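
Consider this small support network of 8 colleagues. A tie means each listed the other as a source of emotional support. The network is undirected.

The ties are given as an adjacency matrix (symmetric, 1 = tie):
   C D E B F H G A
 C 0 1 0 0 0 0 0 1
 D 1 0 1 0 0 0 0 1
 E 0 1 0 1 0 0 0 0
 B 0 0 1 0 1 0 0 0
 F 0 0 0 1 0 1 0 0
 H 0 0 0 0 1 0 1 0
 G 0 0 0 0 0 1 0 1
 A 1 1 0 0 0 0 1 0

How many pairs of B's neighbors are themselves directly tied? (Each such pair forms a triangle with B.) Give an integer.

0

B's neighbors are E and F, but none of them are tied to each other, so no triangle contains B.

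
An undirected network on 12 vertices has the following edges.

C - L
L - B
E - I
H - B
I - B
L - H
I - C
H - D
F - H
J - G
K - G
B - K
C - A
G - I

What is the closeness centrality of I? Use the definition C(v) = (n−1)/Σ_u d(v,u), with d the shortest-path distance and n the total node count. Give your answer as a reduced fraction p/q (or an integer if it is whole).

11/20

Distances from I: A:2, B:1, C:1, D:3, E:1, F:3, G:1, H:2, J:2, K:2, L:2. Sum = 20.
n = 12, so closeness = 11/20.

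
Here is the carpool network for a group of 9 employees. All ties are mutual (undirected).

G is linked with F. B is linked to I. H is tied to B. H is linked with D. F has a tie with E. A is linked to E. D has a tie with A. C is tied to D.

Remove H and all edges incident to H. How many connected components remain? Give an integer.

Without H, the remaining ties split the others into: {A, C, D, E, F, G}; {B, I}.
That's 2 separate components.

2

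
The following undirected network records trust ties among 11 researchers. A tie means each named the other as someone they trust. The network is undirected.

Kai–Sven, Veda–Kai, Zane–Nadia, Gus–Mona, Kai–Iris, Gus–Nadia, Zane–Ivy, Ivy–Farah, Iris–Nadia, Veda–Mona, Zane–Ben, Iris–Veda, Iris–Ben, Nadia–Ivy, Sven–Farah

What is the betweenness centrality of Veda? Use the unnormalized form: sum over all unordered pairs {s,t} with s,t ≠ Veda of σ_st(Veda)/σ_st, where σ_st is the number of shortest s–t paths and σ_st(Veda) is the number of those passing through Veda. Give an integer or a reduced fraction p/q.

16/3

Pairs whose geodesics pass through Veda — Sven–Mona: 1; Sven–Gus: 1/3; Kai–Mona: 1; Kai–Gus: 1/2; Mona–Iris: 1; Mona–Ben: 1; Mona–Farah: 1/2.
All other pairs contribute 0.
Summing the contributions gives betweenness(Veda) = 16/3.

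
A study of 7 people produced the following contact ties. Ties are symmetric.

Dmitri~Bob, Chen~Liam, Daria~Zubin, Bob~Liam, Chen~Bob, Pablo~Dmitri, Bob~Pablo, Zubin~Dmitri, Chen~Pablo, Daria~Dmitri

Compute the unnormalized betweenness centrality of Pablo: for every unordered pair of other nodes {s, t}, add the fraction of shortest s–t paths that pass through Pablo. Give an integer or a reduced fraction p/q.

Pairs whose geodesics pass through Pablo — Zubin–Chen: 1/2; Daria–Chen: 1/2; Dmitri–Chen: 1/2.
All other pairs contribute 0.
Summing the contributions gives betweenness(Pablo) = 3/2.

3/2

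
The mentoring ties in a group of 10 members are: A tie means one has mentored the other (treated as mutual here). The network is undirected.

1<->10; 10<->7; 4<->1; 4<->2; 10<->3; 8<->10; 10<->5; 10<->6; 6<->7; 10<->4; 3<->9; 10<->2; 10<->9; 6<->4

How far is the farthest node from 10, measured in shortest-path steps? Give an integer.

1

Distances from 10: 1:1, 2:1, 3:1, 4:1, 5:1, 6:1, 7:1, 8:1, 9:1.
The largest is 1 (to 8, 1, 4, 5, 3, 2, 6, 9, and 7), so the eccentricity of 10 is 1.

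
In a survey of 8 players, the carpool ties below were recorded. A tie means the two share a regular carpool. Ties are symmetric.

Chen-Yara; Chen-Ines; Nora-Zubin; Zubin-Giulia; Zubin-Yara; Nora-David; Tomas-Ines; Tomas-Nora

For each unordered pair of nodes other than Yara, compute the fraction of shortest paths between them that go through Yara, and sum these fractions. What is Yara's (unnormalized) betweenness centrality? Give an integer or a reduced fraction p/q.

4

Pairs whose geodesics pass through Yara — Ines–Giulia: 1/2; Ines–Zubin: 1/2; Giulia–Chen: 1; Zubin–Chen: 1; David–Chen: 1/2; Nora–Chen: 1/2.
All other pairs contribute 0.
Summing the contributions gives betweenness(Yara) = 4.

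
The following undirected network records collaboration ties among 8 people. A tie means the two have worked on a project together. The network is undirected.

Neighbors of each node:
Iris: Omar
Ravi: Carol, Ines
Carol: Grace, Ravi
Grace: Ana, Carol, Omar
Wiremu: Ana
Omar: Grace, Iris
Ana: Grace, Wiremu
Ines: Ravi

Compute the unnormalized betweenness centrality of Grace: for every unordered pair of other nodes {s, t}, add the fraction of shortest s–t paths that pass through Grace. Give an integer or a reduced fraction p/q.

Pairs whose geodesics pass through Grace — Ravi–Ana: 1; Ravi–Omar: 1; Ravi–Wiremu: 1; Ravi–Iris: 1; Ana–Omar: 1; Ana–Carol: 1; Ana–Ines: 1; Ana–Iris: 1; Omar–Wiremu: 1; Omar–Carol: 1; Omar–Ines: 1; Wiremu–Carol: 1; Wiremu–Ines: 1; Wiremu–Iris: 1 … (+2 more pairs).
All other pairs contribute 0.
Summing the contributions gives betweenness(Grace) = 16.

16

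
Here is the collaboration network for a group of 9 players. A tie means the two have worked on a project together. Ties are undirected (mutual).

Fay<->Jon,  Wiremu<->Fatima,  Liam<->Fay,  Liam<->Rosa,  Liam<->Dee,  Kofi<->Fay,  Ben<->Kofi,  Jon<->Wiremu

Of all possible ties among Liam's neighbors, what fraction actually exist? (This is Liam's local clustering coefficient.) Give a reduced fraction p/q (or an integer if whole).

0

Liam's neighbors: Dee, Fay, and Rosa (k = 3).
Possible neighbor pairs: C(3,2) = 3. Edges among them: none → e = 0.
Clustering(Liam) = 0/3 = 0.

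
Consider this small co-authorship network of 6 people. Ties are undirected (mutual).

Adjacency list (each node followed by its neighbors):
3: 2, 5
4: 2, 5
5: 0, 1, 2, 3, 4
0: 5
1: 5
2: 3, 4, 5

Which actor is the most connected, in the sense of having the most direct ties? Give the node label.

Degrees — 0:1, 1:1, 2:3, 3:2, 4:2, 5:5.
The maximum is 5, attained only by 5.

5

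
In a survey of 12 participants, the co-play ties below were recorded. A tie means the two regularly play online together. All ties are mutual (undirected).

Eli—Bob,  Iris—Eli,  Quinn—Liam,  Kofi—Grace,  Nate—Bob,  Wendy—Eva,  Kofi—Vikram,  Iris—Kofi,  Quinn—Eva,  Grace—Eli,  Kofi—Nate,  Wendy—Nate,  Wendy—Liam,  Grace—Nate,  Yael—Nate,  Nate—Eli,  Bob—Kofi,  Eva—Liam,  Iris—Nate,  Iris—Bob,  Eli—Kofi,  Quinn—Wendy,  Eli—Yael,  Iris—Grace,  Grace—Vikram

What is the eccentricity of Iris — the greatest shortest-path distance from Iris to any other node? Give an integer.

Distances from Iris: Bob:1, Eli:1, Eva:3, Grace:1, Kofi:1, Liam:3, Nate:1, Quinn:3, Vikram:2, Wendy:2, Yael:2.
The largest is 3 (to Eva, Liam, and Quinn), so the eccentricity of Iris is 3.

3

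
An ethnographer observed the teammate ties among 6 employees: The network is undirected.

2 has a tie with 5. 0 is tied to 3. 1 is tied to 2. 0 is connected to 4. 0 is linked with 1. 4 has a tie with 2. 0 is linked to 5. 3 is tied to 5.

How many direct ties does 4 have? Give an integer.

2

4 is directly tied to 0 and 2. That is 2 neighbors, so the degree of 4 is 2.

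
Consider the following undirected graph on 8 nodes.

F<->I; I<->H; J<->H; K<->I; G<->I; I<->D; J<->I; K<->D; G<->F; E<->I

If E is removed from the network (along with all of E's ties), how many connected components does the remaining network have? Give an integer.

E's neighbors (I) remain reachable from one another through other ties, so the rest of the network stays in one piece.

1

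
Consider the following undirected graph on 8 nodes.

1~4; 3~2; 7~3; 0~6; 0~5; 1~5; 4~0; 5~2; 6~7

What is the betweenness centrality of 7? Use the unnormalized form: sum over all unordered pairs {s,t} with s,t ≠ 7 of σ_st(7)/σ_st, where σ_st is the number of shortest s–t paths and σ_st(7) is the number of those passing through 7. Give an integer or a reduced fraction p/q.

Pairs whose geodesics pass through 7 — 2–6: 1/2; 3–6: 1; 3–0: 1/2; 3–4: 1/3.
All other pairs contribute 0.
Summing the contributions gives betweenness(7) = 7/3.

7/3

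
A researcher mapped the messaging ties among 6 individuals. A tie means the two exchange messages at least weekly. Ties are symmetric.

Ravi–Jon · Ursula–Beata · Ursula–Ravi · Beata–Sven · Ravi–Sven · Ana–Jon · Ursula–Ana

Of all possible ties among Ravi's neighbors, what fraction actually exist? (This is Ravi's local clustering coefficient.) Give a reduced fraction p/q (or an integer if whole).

Ravi's neighbors: Jon, Sven, and Ursula (k = 3).
Possible neighbor pairs: C(3,2) = 3. Edges among them: none → e = 0.
Clustering(Ravi) = 0/3 = 0.

0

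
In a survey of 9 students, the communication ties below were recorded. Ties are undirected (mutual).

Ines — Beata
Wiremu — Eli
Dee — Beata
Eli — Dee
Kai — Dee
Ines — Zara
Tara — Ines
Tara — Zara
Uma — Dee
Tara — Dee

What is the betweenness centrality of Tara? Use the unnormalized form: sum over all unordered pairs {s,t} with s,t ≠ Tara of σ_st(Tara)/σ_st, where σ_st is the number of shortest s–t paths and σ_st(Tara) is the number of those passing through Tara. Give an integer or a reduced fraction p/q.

15/2

Pairs whose geodesics pass through Tara — Eli–Ines: 1/2; Eli–Zara: 1; Ines–Wiremu: 1/2; Ines–Kai: 1/2; Ines–Uma: 1/2; Ines–Dee: 1/2; Wiremu–Zara: 1; Zara–Kai: 1; Zara–Uma: 1; Zara–Dee: 1.
All other pairs contribute 0.
Summing the contributions gives betweenness(Tara) = 15/2.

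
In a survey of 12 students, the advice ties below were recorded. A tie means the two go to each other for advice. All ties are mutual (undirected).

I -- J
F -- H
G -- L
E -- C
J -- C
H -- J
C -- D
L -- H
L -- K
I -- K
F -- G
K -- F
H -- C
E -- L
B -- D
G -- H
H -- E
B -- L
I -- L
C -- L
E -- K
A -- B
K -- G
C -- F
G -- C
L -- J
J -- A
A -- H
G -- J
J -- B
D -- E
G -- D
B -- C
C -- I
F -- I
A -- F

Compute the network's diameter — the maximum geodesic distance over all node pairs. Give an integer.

Eccentricity of each node (its greatest distance to any other): A:2, B:2, C:2, D:2, E:2, F:2, G:2, H:2, I:2, J:2, K:2, L:2.
The maximum eccentricity is 2, realized for instance by the pair J–K via J – L – K. So the diameter is 2.

2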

■ ■ ■

_What the exercise asks_: The line containing "The following undirected network records trust" marks the end. Please print exactly every line from the top of the data to it, both included, and nothing more.

_Result below_:
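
Consider this small support network of 8 colleagues. A tie means each listed the other as a source of emotional support. The network is undirected.

The ties are given as an adjacency matrix (symmetric, 1 = tie):
   C D E B F H G A
 C 0 1 0 0 0 0 0 1
 D 1 0 1 0 0 0 0 1
 E 0 1 0 1 0 0 0 0
 B 0 0 1 0 1 0 0 0
 F 0 0 0 1 0 1 0 0
 H 0 0 0 0 1 0 1 0
 G 0 0 0 0 0 1 0 1
 A 1 1 0 0 0 0 1 0

How many pairs of B's neighbors are themselves directly tied? (Each such pair forms a triangle with B.) Give an integer.

0

B's neighbors are E and F, but none of them are tied to each other, so no triangle contains B.

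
An undirected network on 12 vertices has the following edges.

C - L
L - B
E - I
H - B
I - B
L - H
I - C
H - D
F - H
J - G
K - G
B - K
C - A
G - I

What is the closeness centrality of I? Use the definition C(v) = (n−1)/Σ_u d(v,u), with d the shortest-path distance and n the total node count. Give your answer as a reduced fraction p/q (or an integer if it is whole).

11/20

Distances from I: A:2, B:1, C:1, D:3, E:1, F:3, G:1, H:2, J:2, K:2, L:2. Sum = 20.
n = 12, so closeness = 11/20.

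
Here is the carpool network for a group of 9 employees. All ties are mutual (undirected).

G is linked with F. B is linked to I. H is tied to B. H is linked with D. F has a tie with E. A is linked to E. D has a tie with A. C is tied to D.

Remove H and all edges incident to H. How many connected components remain? Give an integer.

Without H, the remaining ties split the others into: {A, C, D, E, F, G}; {B, I}.
That's 2 separate components.

2

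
The following undirected network records trust ties among 11 researchers. A tie means each named the other as someone they trust. The network is undirected.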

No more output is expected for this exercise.